Supplied entries Start Marker

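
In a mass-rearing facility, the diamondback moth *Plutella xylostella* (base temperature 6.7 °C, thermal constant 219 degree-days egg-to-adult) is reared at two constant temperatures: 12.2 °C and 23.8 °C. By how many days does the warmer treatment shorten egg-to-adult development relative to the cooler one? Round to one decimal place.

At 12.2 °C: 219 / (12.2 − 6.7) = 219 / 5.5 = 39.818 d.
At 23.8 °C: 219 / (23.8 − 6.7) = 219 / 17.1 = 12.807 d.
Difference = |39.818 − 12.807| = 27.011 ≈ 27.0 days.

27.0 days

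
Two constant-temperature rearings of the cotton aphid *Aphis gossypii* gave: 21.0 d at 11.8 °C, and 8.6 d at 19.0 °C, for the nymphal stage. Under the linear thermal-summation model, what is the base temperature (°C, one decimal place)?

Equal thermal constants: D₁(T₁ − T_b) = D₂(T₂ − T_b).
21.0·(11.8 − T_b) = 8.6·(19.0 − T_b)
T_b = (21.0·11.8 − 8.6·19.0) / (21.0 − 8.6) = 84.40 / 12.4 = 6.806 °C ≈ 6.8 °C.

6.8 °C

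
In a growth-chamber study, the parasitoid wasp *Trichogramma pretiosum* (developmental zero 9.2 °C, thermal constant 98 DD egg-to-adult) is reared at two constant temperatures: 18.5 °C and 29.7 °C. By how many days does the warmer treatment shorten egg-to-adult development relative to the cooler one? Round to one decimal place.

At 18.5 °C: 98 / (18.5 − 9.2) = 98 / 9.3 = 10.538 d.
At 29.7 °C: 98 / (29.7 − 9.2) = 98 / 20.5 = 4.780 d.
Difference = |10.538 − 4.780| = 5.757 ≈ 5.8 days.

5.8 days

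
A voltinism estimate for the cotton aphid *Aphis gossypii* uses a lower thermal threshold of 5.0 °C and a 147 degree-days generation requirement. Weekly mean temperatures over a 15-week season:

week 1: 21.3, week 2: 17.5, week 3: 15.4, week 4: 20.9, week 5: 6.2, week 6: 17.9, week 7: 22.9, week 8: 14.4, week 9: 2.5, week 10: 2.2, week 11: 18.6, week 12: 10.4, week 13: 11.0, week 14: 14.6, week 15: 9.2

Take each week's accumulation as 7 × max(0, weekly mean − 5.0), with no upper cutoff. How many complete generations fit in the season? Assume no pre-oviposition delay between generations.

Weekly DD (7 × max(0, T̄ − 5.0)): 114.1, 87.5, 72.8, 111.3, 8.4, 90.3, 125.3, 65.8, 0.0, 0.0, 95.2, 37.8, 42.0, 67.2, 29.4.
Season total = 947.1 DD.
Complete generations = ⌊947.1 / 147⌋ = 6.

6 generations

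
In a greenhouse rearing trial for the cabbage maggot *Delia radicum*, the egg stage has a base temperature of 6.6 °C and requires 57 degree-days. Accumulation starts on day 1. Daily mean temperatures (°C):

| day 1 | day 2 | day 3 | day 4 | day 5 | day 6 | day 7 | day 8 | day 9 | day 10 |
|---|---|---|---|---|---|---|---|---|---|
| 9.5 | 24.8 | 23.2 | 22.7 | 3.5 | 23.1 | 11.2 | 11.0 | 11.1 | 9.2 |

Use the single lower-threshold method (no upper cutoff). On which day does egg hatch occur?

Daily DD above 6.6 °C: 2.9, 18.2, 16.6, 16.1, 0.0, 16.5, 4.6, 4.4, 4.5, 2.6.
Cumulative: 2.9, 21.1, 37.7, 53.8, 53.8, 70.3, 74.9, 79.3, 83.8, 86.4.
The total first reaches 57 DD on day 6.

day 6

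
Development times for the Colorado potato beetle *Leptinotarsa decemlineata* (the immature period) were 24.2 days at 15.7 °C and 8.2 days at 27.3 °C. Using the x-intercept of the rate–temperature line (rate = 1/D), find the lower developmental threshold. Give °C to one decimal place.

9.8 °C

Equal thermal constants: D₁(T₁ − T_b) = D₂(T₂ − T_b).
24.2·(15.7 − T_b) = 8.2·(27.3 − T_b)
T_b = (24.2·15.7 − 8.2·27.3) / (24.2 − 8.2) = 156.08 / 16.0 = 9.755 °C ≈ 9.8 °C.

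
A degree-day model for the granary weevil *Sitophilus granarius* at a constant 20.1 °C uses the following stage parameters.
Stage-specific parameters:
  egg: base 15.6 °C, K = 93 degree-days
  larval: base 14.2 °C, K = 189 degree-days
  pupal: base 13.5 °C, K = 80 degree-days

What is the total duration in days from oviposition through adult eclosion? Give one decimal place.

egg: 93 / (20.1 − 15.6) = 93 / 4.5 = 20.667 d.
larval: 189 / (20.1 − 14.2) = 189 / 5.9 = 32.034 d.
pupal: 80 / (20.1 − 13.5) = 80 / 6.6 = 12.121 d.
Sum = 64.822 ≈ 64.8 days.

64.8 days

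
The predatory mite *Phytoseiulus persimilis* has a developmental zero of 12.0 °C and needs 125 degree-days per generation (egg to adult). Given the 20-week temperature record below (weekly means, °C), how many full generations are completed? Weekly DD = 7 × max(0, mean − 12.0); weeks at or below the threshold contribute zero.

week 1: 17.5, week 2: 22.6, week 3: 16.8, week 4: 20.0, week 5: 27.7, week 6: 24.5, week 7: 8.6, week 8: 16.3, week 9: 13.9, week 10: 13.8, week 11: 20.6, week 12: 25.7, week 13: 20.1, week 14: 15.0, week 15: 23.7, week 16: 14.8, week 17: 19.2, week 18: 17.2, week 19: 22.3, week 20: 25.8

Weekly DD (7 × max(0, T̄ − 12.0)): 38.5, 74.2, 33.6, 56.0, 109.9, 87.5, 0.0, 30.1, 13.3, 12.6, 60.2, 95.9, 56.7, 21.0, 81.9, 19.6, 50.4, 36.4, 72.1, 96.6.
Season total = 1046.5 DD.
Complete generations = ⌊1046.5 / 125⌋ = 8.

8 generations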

Supplied entries End Marker
Supplied entries Start Marker

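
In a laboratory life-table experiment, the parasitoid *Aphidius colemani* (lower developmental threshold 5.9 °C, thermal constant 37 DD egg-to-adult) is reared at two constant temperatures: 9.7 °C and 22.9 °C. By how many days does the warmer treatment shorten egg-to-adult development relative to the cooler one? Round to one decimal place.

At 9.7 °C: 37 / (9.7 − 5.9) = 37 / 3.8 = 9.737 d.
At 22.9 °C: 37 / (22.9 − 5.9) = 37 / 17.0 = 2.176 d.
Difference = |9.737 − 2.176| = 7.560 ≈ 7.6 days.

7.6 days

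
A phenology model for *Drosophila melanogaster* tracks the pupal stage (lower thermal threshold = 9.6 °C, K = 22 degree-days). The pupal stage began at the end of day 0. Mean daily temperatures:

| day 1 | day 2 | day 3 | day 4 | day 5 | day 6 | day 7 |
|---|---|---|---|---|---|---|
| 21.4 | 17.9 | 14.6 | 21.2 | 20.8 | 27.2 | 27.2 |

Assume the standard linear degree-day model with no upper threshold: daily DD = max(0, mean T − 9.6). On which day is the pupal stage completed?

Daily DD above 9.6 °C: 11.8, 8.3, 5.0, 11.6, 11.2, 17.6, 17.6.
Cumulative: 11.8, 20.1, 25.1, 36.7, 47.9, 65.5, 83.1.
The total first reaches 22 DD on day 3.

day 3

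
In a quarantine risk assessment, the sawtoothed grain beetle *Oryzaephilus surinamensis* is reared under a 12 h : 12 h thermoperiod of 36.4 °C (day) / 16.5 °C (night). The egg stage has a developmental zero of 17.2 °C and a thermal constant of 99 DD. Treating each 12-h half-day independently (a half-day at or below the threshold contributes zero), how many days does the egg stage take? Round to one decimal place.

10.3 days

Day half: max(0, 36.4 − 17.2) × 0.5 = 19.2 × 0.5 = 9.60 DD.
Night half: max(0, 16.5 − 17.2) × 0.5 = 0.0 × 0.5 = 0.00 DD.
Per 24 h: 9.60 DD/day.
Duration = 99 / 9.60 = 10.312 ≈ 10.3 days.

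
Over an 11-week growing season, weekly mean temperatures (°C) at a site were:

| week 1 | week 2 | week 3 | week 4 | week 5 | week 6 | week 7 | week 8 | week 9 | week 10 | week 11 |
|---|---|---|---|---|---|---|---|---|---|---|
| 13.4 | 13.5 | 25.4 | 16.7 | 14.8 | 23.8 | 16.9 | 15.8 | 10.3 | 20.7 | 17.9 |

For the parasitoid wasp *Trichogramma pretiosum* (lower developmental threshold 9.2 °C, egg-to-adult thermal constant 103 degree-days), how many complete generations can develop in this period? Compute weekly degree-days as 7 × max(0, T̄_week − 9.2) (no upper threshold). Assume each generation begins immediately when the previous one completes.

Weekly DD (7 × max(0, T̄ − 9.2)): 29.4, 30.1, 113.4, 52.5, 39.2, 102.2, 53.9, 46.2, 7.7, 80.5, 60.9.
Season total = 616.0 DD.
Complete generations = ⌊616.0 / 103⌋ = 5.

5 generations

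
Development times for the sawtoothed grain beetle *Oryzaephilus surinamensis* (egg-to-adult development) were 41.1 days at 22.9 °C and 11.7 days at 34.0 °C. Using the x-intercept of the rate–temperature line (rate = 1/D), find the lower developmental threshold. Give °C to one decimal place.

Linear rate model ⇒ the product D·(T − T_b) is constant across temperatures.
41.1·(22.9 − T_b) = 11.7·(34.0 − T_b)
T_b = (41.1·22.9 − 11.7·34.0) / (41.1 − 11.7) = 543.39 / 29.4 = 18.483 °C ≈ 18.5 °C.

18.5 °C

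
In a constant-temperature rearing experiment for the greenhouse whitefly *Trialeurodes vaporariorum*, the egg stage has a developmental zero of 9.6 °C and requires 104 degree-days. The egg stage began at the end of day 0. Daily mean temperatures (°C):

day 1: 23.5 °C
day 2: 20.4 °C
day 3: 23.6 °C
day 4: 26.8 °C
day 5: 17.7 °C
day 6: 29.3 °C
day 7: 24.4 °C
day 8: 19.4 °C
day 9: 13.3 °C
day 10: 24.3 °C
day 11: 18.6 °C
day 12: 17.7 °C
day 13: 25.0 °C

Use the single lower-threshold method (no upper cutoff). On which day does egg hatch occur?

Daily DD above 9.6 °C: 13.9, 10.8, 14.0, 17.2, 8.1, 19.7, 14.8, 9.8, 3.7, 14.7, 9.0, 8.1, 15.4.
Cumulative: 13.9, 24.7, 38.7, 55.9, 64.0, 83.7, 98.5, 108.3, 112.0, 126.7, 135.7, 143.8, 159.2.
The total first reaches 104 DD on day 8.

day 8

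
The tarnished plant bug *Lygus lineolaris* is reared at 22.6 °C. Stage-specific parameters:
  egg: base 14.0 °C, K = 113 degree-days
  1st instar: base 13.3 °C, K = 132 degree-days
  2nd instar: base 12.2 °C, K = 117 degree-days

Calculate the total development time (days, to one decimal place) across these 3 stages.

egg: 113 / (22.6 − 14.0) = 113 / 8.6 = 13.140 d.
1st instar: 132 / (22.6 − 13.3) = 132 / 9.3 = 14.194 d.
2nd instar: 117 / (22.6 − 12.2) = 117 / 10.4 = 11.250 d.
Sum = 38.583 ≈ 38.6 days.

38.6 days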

Supplied entries End Marker
Supplied entries Start Marker

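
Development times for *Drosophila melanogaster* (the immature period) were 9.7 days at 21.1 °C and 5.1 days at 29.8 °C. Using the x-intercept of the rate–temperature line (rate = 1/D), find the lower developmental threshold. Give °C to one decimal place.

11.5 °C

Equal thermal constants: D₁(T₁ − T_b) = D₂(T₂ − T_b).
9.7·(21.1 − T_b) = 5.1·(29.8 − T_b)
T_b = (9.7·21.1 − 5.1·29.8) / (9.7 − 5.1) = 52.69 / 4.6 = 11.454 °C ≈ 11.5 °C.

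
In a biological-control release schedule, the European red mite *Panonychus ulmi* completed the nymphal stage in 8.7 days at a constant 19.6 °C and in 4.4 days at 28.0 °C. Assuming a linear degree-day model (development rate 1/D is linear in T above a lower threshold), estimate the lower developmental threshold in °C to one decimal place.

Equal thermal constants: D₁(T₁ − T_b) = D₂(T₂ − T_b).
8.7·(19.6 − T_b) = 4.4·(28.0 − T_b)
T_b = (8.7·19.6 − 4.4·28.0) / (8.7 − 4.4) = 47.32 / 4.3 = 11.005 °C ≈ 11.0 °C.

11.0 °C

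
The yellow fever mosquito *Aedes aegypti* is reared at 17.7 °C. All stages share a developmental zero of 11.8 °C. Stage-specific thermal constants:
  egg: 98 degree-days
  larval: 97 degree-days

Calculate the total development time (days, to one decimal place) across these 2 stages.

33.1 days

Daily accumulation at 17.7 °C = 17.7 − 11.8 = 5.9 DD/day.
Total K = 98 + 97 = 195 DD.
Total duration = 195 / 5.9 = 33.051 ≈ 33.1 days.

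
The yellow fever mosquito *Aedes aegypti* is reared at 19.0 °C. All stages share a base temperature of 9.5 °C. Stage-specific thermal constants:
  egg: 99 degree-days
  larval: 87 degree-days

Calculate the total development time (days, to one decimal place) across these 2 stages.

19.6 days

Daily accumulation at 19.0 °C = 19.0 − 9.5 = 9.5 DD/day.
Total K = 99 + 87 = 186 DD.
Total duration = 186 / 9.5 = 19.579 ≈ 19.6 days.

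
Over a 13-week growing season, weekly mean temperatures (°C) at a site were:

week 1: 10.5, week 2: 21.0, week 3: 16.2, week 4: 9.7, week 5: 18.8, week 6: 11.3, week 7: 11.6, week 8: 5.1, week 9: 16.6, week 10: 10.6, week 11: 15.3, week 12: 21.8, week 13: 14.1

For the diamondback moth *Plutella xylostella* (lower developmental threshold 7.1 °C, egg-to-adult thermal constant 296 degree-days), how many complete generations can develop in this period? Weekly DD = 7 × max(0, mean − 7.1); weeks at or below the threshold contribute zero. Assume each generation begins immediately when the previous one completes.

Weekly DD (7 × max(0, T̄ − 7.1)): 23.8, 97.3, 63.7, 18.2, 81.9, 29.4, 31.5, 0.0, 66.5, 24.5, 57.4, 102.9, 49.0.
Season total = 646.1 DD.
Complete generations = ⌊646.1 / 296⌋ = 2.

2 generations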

Supplied entries End Marker

How many lines in the entries above include the string "requires"? Please answer with that number and nothing more.

2